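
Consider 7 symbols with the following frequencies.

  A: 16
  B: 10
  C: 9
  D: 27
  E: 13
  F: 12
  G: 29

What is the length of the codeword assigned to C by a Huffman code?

Huffman merges, smallest pair first:
merge C(9) and B(10): 19
merge F(12) and E(13): 25
merge A(16) and 19: 35
merge 25 and D(27): 52
merge G(29) and 35: 64
merge 52 and 64: 116
The subtree containing C is merged 4 times, so code length = 4.

4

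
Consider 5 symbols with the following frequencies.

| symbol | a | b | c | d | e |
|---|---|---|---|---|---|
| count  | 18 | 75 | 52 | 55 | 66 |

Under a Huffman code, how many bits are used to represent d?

2

Repeatedly merge the two smallest:
merge a(18) and c(52): 70
merge d(55) and e(66): 121
merge 70 and b(75): 145
merge 121 and 145: 266
The subtree containing d is merged 2 times, so code length = 2.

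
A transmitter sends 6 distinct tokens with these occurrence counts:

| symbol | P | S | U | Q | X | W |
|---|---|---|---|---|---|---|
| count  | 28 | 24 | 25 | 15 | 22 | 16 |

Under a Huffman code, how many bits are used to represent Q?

Huffman merges, smallest pair first:
combine Q(15), W(16) → 31
combine X(22), S(24) → 46
combine U(25), P(28) → 53
combine 31, 46 → 77
combine 53, 77 → 130
Q sits 3 levels below the root, so its codeword is 3 bits.

3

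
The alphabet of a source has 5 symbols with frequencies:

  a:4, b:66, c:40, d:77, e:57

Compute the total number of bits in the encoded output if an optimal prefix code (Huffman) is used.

Merge the two smallest weights repeatedly:
a(4) + c(40) → 44
44 + e(57) → 101
b(66) + d(77) → 143
101 + 143 → 244
Each symbol's bit-cost is frequency × depth; summing gives 532 bits (equivalently 44 + 101 + 143 + 244).

532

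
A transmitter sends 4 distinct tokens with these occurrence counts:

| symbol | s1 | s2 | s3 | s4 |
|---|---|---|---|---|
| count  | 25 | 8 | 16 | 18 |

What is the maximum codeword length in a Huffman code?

Merge the two lowest-weight nodes at each step:
merge s2(8) and s3(16): 24
merge s4(18) and 24: 42
merge s1(25) and 42: 67
The rarest symbols sit at the bottom; the longest codeword is 3 bits.

3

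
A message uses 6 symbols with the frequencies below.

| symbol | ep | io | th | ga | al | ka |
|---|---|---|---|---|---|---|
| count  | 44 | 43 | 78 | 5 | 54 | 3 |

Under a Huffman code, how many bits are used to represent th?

2

Repeatedly merge the two smallest:
merge ka(3) and ga(5): 8
merge 8 and io(43): 51
merge ep(44) and 51: 95
merge al(54) and th(78): 132
merge 95 and 132: 227
th sits 2 levels below the root, so its codeword is 2 bits.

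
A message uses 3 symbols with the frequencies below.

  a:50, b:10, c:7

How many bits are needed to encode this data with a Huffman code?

84

Merge the two smallest weights repeatedly:
merge c(7) and b(10): 17
merge 17 and a(50): 67
Each symbol's bit-cost is frequency × depth; summing gives 84 bits (equivalently 17 + 67).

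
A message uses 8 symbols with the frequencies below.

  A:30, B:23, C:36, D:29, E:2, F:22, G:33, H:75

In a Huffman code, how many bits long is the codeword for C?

Repeatedly merge the two smallest:
merge E(2) and F(22): 24
merge B(23) and 24: 47
merge D(29) and A(30): 59
merge G(33) and C(36): 69
merge 47 and 59: 106
merge 69 and H(75): 144
merge 106 and 144: 250
The subtree containing C is merged 3 times, so code length = 3.

3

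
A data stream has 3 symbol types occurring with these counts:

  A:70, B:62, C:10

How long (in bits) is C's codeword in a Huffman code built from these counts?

2

Huffman merges, smallest pair first:
combine C(10), B(62) → 72
combine A(70), 72 → 142
C sits 2 levels below the root, so its codeword is 2 bits.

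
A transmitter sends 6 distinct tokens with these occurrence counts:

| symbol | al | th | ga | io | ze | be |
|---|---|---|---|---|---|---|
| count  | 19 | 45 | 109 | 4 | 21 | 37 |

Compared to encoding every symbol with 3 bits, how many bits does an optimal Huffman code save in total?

196

Fixed-length: 3 bits × 235 symbols = 705 bits.
Huffman merges:
io(4) + al(19) → 23
ze(21) + 23 → 44
be(37) + 44 → 81
th(45) + 81 → 126
ga(109) + 126 → 235
Huffman total = 23 + 44 + 81 + 126 + 235 = 509 bits.
Saving = 705 − 509 = 196 bits.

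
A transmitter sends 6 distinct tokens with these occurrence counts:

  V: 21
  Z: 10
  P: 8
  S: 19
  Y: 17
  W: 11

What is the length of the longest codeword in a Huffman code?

3

Merge the two lowest-weight nodes at each step:
P(8) + Z(10) → 18
W(11) + Y(17) → 28
18 + S(19) → 37
V(21) + 28 → 49
37 + 49 → 86
Maximum depth reached is 3.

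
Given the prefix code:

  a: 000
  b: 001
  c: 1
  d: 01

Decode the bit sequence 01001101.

dbcd

Read left to right; each codeword is recognised as soon as it completes (prefix code):
  01→d | 001→b | 1→c | 01→d
Decoded message: dbcd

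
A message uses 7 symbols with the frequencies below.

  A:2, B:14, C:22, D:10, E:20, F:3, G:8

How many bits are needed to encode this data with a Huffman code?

199

Build the Huffman tree bottom-up:
A(2) + F(3) → 5
5 + G(8) → 13
D(10) + 13 → 23
B(14) + E(20) → 34
C(22) + 23 → 45
34 + 45 → 79
The encoded length is the sum of every internal node's weight: 5 + 13 + 23 + 34 + 45 + 79 = 199 bits.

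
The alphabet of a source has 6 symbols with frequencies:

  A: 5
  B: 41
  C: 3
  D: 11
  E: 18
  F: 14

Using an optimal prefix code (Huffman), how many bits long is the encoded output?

202

Build the Huffman tree bottom-up:
merge C(3) and A(5): 8
merge 8 and D(11): 19
merge F(14) and E(18): 32
merge 19 and 32: 51
merge B(41) and 51: 92
Total encoded bits = sum of merged weights = 8 + 19 + 32 + 51 + 92 = 202.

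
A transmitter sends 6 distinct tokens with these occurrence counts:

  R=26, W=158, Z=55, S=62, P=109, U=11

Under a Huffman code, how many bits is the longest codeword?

5

Merge the two lowest-weight nodes at each step:
merge U(11) and R(26): 37
merge 37 and Z(55): 92
merge S(62) and 92: 154
merge P(109) and 154: 263
merge W(158) and 263: 421
The rarest symbols sit at the bottom; the longest codeword is 5 bits.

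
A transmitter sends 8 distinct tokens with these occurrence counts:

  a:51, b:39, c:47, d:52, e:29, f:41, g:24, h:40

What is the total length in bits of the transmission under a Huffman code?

969

Build the Huffman tree bottom-up:
combine g(24), e(29) → 53
combine b(39), h(40) → 79
combine f(41), c(47) → 88
combine a(51), d(52) → 103
combine 53, 79 → 132
combine 88, 103 → 191
combine 132, 191 → 323
Total encoded bits = sum of merged weights = 53 + 79 + 88 + 103 + 132 + 191 + 323 = 969.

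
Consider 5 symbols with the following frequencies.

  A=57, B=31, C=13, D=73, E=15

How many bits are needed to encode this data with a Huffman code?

392

Greedily combine the two least-frequent nodes:
merge C(13) and E(15): 28
merge 28 and B(31): 59
merge A(57) and 59: 116
merge D(73) and 116: 189
The encoded length is the sum of every internal node's weight: 28 + 59 + 116 + 189 = 392 bits.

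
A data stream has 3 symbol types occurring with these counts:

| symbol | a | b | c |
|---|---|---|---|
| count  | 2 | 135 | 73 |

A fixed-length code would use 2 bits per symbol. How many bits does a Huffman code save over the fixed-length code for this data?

Fixed-length: 2 bits × 210 symbols = 420 bits.
Huffman merges:
combine a(2), c(73) → 75
combine 75, b(135) → 210
Huffman total = 75 + 210 = 285 bits.
Saving = 420 − 285 = 135 bits.

135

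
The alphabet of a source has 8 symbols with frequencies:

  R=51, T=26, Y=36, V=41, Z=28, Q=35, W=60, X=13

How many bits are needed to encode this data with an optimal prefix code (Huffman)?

849

Greedily combine the two least-frequent nodes:
X(13) + T(26) → 39
Z(28) + Q(35) → 63
Y(36) + 39 → 75
V(41) + R(51) → 92
W(60) + 63 → 123
75 + 92 → 167
123 + 167 → 290
The encoded length is the sum of every internal node's weight: 39 + 63 + 75 + 92 + 123 + 167 + 290 = 849 bits.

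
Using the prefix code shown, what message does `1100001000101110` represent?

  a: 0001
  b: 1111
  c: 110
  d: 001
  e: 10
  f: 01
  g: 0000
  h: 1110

Read left to right; each codeword is recognised as soon as it completes (prefix code):
  110→c | 0001→a | 0001→a | 01→f | 110→c
Decoded message: caafc

caafc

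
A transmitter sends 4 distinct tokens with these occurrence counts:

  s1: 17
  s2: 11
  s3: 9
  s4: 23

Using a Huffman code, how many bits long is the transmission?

Build the Huffman tree bottom-up:
combine s3(9), s2(11) → 20
combine s1(17), 20 → 37
combine s4(23), 37 → 60
The encoded length is the sum of every internal node's weight: 20 + 37 + 60 = 117 bits.

117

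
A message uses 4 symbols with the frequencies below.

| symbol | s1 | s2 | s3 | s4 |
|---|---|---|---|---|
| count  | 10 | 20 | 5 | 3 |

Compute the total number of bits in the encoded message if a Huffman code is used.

64

Merge the two smallest weights repeatedly:
combine s4(3), s3(5) → 8
combine 8, s1(10) → 18
combine 18, s2(20) → 38
The encoded length is the sum of every internal node's weight: 8 + 18 + 38 = 64 bits.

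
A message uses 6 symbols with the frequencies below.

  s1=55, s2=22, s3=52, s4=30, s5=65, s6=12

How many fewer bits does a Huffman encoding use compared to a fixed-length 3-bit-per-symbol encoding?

Fixed-length: 3 bits × 236 symbols = 708 bits.
Huffman merges:
merge s6(12) and s2(22): 34
merge s4(30) and 34: 64
merge s3(52) and s1(55): 107
merge 64 and s5(65): 129
merge 107 and 129: 236
Huffman total = 34 + 64 + 107 + 129 + 236 = 570 bits.
Saving = 708 − 570 = 138 bits.

138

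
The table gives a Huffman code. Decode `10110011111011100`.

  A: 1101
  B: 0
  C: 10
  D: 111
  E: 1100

Read left to right; each codeword is recognised as soon as it completes (prefix code):
  10→C | 1100→E | 111→D | 1101→A | 1100→E
Decoded message: CEDAE

CEDAE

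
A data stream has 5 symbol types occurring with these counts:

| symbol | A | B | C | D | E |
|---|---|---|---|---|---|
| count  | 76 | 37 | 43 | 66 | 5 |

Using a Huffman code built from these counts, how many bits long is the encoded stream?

Merge the two smallest weights repeatedly:
merge E(5) and B(37): 42
merge 42 and C(43): 85
merge D(66) and A(76): 142
merge 85 and 142: 227
Each symbol's bit-cost is frequency × depth; summing gives 496 bits (equivalently 42 + 85 + 142 + 227).

496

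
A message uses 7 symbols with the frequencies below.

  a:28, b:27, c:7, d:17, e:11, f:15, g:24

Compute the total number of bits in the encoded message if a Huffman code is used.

350

Build the Huffman tree bottom-up:
merge c(7) and e(11): 18
merge f(15) and d(17): 32
merge 18 and g(24): 42
merge b(27) and a(28): 55
merge 32 and 42: 74
merge 55 and 74: 129
The encoded length is the sum of every internal node's weight: 18 + 32 + 42 + 55 + 74 + 129 = 350 bits.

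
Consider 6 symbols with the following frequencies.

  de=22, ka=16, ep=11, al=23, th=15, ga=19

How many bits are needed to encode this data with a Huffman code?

273

Build the Huffman tree bottom-up:
ep(11) + th(15) → 26
ka(16) + ga(19) → 35
de(22) + al(23) → 45
26 + 35 → 61
45 + 61 → 106
The encoded length is the sum of every internal node's weight: 26 + 35 + 45 + 61 + 106 = 273 bits.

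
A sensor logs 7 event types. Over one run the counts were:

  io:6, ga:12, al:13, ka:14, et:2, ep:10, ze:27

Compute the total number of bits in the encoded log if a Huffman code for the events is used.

219

Build the Huffman tree bottom-up:
merge et(2) and io(6): 8
merge 8 and ep(10): 18
merge ga(12) and al(13): 25
merge ka(14) and 18: 32
merge 25 and ze(27): 52
merge 32 and 52: 84
Total encoded bits = sum of merged weights = 8 + 18 + 25 + 32 + 52 + 84 = 219.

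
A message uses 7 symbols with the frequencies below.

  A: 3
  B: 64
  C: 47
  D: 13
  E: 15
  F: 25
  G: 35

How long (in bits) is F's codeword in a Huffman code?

3

Repeatedly merge the two smallest:
combine A(3), D(13) → 16
combine E(15), 16 → 31
combine F(25), 31 → 56
combine G(35), C(47) → 82
combine 56, B(64) → 120
combine 82, 120 → 202
F's leaf is at depth 3, giving a 3-bit codeword.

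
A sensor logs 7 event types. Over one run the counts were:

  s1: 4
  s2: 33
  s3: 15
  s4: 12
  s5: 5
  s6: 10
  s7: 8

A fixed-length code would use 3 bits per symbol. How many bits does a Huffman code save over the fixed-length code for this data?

Fixed-length: 3 bits × 87 symbols = 261 bits.
Huffman merges:
s1(4) + s5(5) → 9
s7(8) + 9 → 17
s6(10) + s4(12) → 22
s3(15) + 17 → 32
22 + 32 → 54
s2(33) + 54 → 87
Huffman total = 9 + 17 + 22 + 32 + 54 + 87 = 221 bits.
Saving = 261 − 221 = 40 bits.

40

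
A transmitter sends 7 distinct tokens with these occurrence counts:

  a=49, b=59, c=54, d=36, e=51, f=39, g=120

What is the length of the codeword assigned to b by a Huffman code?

Huffman merges, smallest pair first:
d(36) + f(39) → 75
a(49) + e(51) → 100
c(54) + b(59) → 113
75 + 100 → 175
113 + g(120) → 233
175 + 233 → 408
b's leaf is at depth 3, giving a 3-bit codeword.

3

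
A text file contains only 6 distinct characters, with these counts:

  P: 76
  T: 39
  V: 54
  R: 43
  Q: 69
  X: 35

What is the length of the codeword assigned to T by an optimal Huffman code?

Huffman merges, smallest pair first:
merge X(35) and T(39): 74
merge R(43) and V(54): 97
merge Q(69) and 74: 143
merge P(76) and 97: 173
merge 143 and 173: 316
The subtree containing T is merged 3 times, so code length = 3.

3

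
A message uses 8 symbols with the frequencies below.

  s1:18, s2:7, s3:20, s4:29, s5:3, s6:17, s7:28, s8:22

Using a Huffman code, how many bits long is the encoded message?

412

Build the Huffman tree bottom-up:
merge s5(3) and s2(7): 10
merge 10 and s6(17): 27
merge s1(18) and s3(20): 38
merge s8(22) and 27: 49
merge s7(28) and s4(29): 57
merge 38 and 49: 87
merge 57 and 87: 144
Each symbol's bit-cost is frequency × depth; summing gives 412 bits (equivalently 10 + 27 + 38 + 49 + 57 + 87 + 144).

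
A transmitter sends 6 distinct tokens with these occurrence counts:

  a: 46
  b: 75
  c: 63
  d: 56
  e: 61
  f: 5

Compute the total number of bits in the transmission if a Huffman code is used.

770

Merge the two smallest weights repeatedly:
combine f(5), a(46) → 51
combine 51, d(56) → 107
combine e(61), c(63) → 124
combine b(75), 107 → 182
combine 124, 182 → 306
Each symbol's bit-cost is frequency × depth; summing gives 770 bits (equivalently 51 + 107 + 124 + 182 + 306).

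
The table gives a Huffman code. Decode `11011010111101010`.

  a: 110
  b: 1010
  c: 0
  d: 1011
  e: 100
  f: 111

Read left to right; each codeword is recognised as soon as it completes (prefix code):
  110→a | 110→a | 1011→d | 110→a | 1010→b
Decoded message: aadab

aadab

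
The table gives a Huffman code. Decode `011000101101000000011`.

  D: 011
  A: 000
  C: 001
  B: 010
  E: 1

DAEDBAAEE

Read left to right; each codeword is recognised as soon as it completes (prefix code):
  011→D | 000→A | 1→E | 011→D | 010→B | 000→A | 000→A | 1→E | 1→E
Decoded message: DAEDBAAEE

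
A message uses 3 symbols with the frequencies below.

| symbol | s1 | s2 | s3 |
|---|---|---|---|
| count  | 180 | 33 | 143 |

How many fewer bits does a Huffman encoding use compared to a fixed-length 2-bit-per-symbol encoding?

180

Fixed-length: 2 bits × 356 symbols = 712 bits.
Huffman merges:
combine s2(33), s3(143) → 176
combine 176, s1(180) → 356
Huffman total = 176 + 356 = 532 bits.
Saving = 712 − 532 = 180 bits.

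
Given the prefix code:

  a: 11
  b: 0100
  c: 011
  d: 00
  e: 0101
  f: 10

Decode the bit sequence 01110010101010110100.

cfeecb

Read left to right; each codeword is recognised as soon as it completes (prefix code):
  011→c | 10→f | 0101→e | 0101→e | 011→c | 0100→b
Decoded message: cfeecb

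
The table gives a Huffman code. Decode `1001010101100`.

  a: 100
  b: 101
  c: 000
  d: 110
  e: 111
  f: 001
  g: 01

Read left to right; each codeword is recognised as soon as it completes (prefix code):
  100→a | 101→b | 01→g | 01→g | 100→a
Decoded message: abgga

abgga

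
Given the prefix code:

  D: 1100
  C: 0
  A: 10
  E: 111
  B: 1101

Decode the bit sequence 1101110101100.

Read left to right; each codeword is recognised as soon as it completes (prefix code):
  1101→B | 1101→B | 0→C | 1100→D
Decoded message: BBCD

BBCD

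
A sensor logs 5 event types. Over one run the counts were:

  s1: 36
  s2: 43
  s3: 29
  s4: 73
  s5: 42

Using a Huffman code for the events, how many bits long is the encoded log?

511

Greedily combine the two least-frequent nodes:
merge s3(29) and s1(36): 65
merge s5(42) and s2(43): 85
merge 65 and s4(73): 138
merge 85 and 138: 223
Each symbol's bit-cost is frequency × depth; summing gives 511 bits (equivalently 65 + 85 + 138 + 223).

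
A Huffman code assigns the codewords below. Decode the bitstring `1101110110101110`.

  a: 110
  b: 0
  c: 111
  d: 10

Read left to right; each codeword is recognised as soon as it completes (prefix code):
  110→a | 111→c | 0→b | 110→a | 10→d | 111→c | 0→b
Decoded message: acbadcb

acbadcb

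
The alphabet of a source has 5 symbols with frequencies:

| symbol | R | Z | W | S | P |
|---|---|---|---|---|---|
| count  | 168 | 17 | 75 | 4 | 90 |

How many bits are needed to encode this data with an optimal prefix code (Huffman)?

Merge the two smallest weights repeatedly:
S(4) + Z(17) → 21
21 + W(75) → 96
P(90) + 96 → 186
R(168) + 186 → 354
Total encoded bits = sum of merged weights = 21 + 96 + 186 + 354 = 657.

657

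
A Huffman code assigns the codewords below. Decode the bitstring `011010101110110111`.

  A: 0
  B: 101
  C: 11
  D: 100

ACABACBBC

Read left to right; each codeword is recognised as soon as it completes (prefix code):
  0→A | 11→C | 0→A | 101→B | 0→A | 11→C | 101→B | 101→B | 11→C
Decoded message: ACABACBBC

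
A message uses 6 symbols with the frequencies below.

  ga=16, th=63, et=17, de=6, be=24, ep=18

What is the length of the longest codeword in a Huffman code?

4

Merge the two lowest-weight nodes at each step:
de(6) + ga(16) → 22
et(17) + ep(18) → 35
22 + be(24) → 46
35 + 46 → 81
th(63) + 81 → 144
Maximum depth reached is 4.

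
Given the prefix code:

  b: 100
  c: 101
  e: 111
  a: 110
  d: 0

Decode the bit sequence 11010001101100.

abdaad

Read left to right; each codeword is recognised as soon as it completes (prefix code):
  110→a | 100→b | 0→d | 110→a | 110→a | 0→d
Decoded message: abdaad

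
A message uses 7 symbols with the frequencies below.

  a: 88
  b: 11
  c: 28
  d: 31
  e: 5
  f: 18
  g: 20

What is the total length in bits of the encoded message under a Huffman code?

477

Merge the two smallest weights repeatedly:
combine e(5), b(11) → 16
combine 16, f(18) → 34
combine g(20), c(28) → 48
combine d(31), 34 → 65
combine 48, 65 → 113
combine a(88), 113 → 201
Each symbol's bit-cost is frequency × depth; summing gives 477 bits (equivalently 16 + 34 + 48 + 65 + 113 + 201).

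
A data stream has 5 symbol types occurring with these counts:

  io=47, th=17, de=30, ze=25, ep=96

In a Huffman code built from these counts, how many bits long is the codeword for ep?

Repeatedly merge the two smallest:
th(17) + ze(25) → 42
de(30) + 42 → 72
io(47) + 72 → 119
ep(96) + 119 → 215
ep is a child of the root — depth 1, so its codeword is a single bit.

1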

-- Exercise --
Wherever a line in the data above holds the word "table", copy that line.

-- Answer section --
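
The table gives a Huffman code. Decode `10110011111011100`.
The table gives a Huffman code. Decode `11011010111101010`.
The table gives a Huffman code. Decode `011000101101000000011`.
The table gives a Huffman code. Decode `1001010101100`.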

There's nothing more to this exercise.